Task details:
Write the material out again, line by line, exactly as it is.
-*-*-
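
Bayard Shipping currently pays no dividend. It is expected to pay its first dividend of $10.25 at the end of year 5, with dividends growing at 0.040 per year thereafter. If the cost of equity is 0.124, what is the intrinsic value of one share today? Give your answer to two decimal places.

Deferred-dividend DDM. At t=4 the remaining stream is a growing perpetuity with first payment D_5 = 10.25.
V_4 = D_5/(r−g) = 10.25/(0.124−0.04) = 122.0238
P₀ = V_4/(1+r)^4 = 122.0238/(1+0.124)^4 = 76.4503

$76.45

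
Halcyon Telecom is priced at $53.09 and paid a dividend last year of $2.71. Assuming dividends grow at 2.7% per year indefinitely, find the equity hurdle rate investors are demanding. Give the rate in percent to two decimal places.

Rearranging the constant-growth DDM: r = D₁/P₀ + g.
D₁ = 2.71 × (1 + 0.027) = 2.7832.
r = 2.7832 / 53.09 + 0.027 = 0.05242 + 0.027 = 0.07942

7.94%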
-*-*-
Solution to this exercise:
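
Bayard Shipping currently pays no dividend. It is expected to pay its first dividend of $10.25 at the end of year 5, with dividends growing at 0.040 per year thereafter. If the cost of equity is 0.124, what is the intrinsic value of one share today? Give your answer to two decimal places.

Deferred-dividend DDM. At t=4 the remaining stream is a growing perpetuity with first payment D_5 = 10.25.
V_4 = D_5/(r−g) = 10.25/(0.124−0.04) = 122.0238
P₀ = V_4/(1+r)^4 = 122.0238/(1+0.124)^4 = 76.4503

$76.45

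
Halcyon Telecom is priced at $53.09 and paid a dividend last year of $2.71. Assuming dividends grow at 2.7% per year indefinitely, find the equity hurdle rate investors are demanding. Give the rate in percent to two decimal places.

Rearranging the constant-growth DDM: r = D₁/P₀ + g.
D₁ = 2.71 × (1 + 0.027) = 2.7832.
r = 2.7832 / 53.09 + 0.027 = 0.05242 + 0.027 = 0.07942

7.94%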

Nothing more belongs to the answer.